• _WHAT THE EXERCISE ASKS_
Please retype, unchanged, each line from the top of the material below through the line where "5. The Secretary" appears.

• _INFORMATION PROVIDED_
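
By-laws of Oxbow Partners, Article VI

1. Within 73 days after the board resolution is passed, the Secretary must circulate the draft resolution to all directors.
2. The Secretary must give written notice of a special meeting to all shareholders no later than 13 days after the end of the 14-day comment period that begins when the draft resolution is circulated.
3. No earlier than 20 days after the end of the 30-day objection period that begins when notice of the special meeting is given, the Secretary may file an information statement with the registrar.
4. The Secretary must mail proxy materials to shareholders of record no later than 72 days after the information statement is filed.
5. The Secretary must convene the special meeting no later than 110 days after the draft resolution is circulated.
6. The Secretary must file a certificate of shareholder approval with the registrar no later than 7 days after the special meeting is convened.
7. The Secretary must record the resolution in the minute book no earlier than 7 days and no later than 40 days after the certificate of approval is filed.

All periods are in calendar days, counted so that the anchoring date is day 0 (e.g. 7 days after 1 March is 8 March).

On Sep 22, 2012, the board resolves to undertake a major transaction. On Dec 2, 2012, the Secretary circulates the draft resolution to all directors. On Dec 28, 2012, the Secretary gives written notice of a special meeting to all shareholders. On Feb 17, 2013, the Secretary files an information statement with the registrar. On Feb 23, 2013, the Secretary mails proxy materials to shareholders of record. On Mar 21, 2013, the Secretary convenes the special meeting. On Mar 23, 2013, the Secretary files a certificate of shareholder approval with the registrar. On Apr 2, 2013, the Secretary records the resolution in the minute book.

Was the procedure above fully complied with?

Step 1 — counting 73 days from Sep 22, 2012 (when the board resolution is passed) gives a deadline of Dec 4, 2012; completed Dec 2, 2012, before the deadline.
Step 2 — counting 13 days from Dec 16, 2012 (end of the 14-day comment period, which began when the draft resolution is circulated on Dec 2, 2012) gives a deadline of Dec 29, 2012; Dec 28, 2012 is within that limit.
Step 3 — must wait 20 days from Jan 27, 2013 (end of the 30-day objection period, which began when notice of the special meeting is given on Dec 28, 2012), so not before Feb 16, 2013; Feb 17, 2013 is on or after that date.
Step 4 — counting 72 days from Feb 17, 2013 (when the information statement is filed) gives a deadline of Apr 30, 2013; done Feb 23, 2013 — timely.
Step 5 — counting 110 days from Dec 2, 2012 (when the draft resolution is circulated) gives a deadline of Mar 22, 2013; done Mar 21, 2013 — timely.
Step 6 — counting 7 days from Mar 21, 2013 (when the special meeting is convened) gives a deadline of Mar 28, 2013; Mar 23, 2013 is within that limit.
Step 7 — 7 and 40 days from Mar 23, 2013 (when the certificate of approval is filed) are Mar 30, 2013 and May 2, 2013 respectively; done Apr 2, 2013 — within the window.

Yes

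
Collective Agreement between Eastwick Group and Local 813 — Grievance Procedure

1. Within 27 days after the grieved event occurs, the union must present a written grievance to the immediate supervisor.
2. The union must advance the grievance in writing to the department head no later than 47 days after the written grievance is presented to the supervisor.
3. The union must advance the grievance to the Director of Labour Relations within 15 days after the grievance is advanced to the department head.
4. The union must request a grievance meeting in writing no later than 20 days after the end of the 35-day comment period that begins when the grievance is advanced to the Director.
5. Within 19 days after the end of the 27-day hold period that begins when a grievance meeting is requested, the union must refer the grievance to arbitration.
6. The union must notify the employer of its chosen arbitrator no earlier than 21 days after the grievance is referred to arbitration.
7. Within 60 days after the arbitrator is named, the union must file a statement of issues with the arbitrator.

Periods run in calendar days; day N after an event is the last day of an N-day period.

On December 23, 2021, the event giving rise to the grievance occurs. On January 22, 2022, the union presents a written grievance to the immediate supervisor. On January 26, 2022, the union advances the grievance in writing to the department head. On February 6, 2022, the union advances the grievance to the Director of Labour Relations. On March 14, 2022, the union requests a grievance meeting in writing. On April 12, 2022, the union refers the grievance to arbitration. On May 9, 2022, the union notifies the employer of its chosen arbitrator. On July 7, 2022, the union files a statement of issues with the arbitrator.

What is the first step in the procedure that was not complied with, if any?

Step 1 — counting 27 days from December 23, 2021 (when the grieved event occurs) gives a deadline of January 19, 2022; January 22, 2022 misses that deadline by 3 days.
The analysis stops there.

Step 1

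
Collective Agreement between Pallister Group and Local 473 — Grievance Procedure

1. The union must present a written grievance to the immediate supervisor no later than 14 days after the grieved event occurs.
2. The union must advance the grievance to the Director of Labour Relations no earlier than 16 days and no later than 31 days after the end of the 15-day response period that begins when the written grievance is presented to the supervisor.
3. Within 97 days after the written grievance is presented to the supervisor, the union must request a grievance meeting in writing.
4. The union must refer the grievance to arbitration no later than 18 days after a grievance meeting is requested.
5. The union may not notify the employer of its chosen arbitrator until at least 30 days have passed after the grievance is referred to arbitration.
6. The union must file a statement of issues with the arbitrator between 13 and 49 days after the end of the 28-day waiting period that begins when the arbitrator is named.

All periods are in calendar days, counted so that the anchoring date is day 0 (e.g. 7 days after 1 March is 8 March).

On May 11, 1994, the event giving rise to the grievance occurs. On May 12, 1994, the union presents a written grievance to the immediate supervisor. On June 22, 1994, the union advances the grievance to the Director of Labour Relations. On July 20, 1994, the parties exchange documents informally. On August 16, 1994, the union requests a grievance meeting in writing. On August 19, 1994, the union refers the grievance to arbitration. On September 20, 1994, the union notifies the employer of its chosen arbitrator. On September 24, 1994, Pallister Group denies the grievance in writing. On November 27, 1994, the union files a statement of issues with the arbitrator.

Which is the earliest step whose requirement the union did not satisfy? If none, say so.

Step 1 — counting 14 days from May 11, 1994 (when the grieved event occurs) gives a deadline of May 25, 1994; done May 12, 1994 — timely.
Step 2 — 16 and 31 days from May 27, 1994 (end of the 15-day response period, which began when the written grievance is presented to the supervisor on May 12, 1994) are June 12, 1994 and June 27, 1994 respectively; June 22, 1994 falls inside that range.
Step 3 — counting 97 days from May 12, 1994 (when the written grievance is presented to the supervisor) gives a deadline of August 17, 1994; done August 16, 1994 — timely.
Step 4 — counting 18 days from August 16, 1994 (when a grievance meeting is requested) gives a deadline of September 3, 1994; done August 19, 1994 — timely.
Step 5 — must wait 30 days from August 19, 1994 (when the grievance is referred to arbitration), so not before September 18, 1994; done September 20, 1994, after the minimum wait.
Step 6 — 13 and 49 days from October 18, 1994 (end of the 28-day waiting period, which began when the arbitrator is named on September 20, 1994) are October 31, 1994 and December 6, 1994 respectively; done November 27, 1994 — within the window.

None — every step was satisfied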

• _EXERCISE SOLUTION_
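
By-laws of Oxbow Partners, Article VI

1. Within 73 days after the board resolution is passed, the Secretary must circulate the draft resolution to all directors.
2. The Secretary must give written notice of a special meeting to all shareholders no later than 13 days after the end of the 14-day comment period that begins when the draft resolution is circulated.
3. No earlier than 20 days after the end of the 30-day objection period that begins when notice of the special meeting is given, the Secretary may file an information statement with the registrar.
4. The Secretary must mail proxy materials to shareholders of record no later than 72 days after the information statement is filed.
5. The Secretary must convene the special meeting no later than 110 days after the draft resolution is circulated.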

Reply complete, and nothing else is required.